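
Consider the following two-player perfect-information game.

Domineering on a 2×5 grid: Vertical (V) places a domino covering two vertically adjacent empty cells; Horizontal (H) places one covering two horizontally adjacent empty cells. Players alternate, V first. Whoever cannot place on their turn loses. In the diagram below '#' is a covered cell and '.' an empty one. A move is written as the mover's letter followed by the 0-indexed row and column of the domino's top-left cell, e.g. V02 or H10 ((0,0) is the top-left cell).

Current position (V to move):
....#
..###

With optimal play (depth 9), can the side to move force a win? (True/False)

V winning at [....#/..###]: True

[....#/..###] V move#1: V00:-1/#...#/#.###, V01:+1/.#..#/.####*
[.#..#/.####] H move#2: H02:-1/.####/.####*
[.####/.####] V move#3: V00:+1/#####/#####*
[#####/#####] end (terminal -1, H#4); searched ....#/..### to 9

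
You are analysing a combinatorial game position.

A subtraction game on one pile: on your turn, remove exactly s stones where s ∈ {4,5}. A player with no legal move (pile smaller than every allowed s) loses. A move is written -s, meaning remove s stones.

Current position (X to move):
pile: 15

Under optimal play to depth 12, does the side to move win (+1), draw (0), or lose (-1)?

[15] X move#1: -4:+1/11*, -5:+1/10
[11] O move#2: -4:-1/7*, -5:-1/6
[7] X move#3: -4:+1/3*, -5:+1/2
[3] end (terminal -1, O#4); searched 15 to 12

value(15, X) = +1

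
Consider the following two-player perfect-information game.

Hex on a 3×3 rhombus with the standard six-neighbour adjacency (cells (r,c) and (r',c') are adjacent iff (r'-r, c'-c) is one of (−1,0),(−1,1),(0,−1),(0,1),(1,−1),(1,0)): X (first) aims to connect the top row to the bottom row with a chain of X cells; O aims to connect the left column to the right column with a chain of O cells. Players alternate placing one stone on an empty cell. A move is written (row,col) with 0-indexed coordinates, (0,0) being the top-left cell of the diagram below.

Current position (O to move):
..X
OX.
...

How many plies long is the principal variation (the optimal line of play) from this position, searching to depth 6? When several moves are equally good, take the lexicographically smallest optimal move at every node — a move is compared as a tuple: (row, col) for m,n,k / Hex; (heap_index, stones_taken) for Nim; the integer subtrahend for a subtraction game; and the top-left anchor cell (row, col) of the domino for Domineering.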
○ ○ ○ ○
Problem details:
Starting at the first line and ending at the last, restate the material word for word.

Solution to the exercise:
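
Consider the following two-player perfect-information game.

Domineering on a 2×5 grid: Vertical (V) places a domino covering two vertically adjacent empty cells; Horizontal (H) places one covering two horizontally adjacent empty cells. Players alternate, V first. Whoever cannot place on their turn loses. In the diagram below '#' is a covered cell and '.' an empty one. A move is written as the mover's letter followed by the 0-indexed row and column of the domino's top-left cell, e.g. V02 or H10 ((0,0) is the top-left cell).

Current position (V to move):
....#
..###

With optimal play (depth 9), can the side to move force a win? (True/False)

V winning at [....#/..###]: True

[....#/..###] V move#1: V00:-1/#...#/#.###, V01:+1/.#..#/.####*
[.#..#/.####] H move#2: H02:-1/.####/.####*
[.####/.####] V move#3: V00:+1/#####/#####*
[#####/#####] end (terminal -1, H#4); searched ....#/..### to 9

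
You are analysing a combinatorial game position.

A subtraction game on one pile: on your turn, remove exactly s stones where s ∈ {4,5}. A player with no legal move (pile smaller than every allowed s) loses. A move is written -s, meaning remove s stones.

Current position (X to move):
pile: 15

Under optimal play to depth 12, does the side to move win (+1), draw (0), or lose (-1)?

[15] X move#1: -4:+1/11*, -5:+1/10
[11] O move#2: -4:-1/7*, -5:-1/6
[7] X move#3: -4:+1/3*, -5:+1/2
[3] end (terminal -1, O#4); searched 15 to 12

value(15, X) = +1

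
Consider the following two-player perfect-information game.

Hex on a 3×3 rhombus with the standard six-neighbour adjacency (cells (r,c) and (r',c') are adjacent iff (r'-r, c'-c) is one of (−1,0),(−1,1),(0,−1),(0,1),(1,−1),(1,0)): X (first) aims to connect the top row to the bottom row with a chain of X cells; O aims to connect the left column to the right column with a chain of O cells. Players alternate placing one stone on an empty cell. A move is written (row,col) with 0-indexed coordinates, (0,0) being the top-left cell of the diagram below.

Current position (O to move):
..X
OX.
...

How many plies long is the principal variation (the optimal line of play) from this position, searching to depth 6? When several moves are equally good, take the lexicographically smallest optimal move at every node — a move is compared as a tuple: (row, col) for m,n,k / Hex; (heap_index, stones_taken) for Nim; the integer subtrahend for a subtraction game; and the top-left anchor cell (row, col) of the domino for Domineering.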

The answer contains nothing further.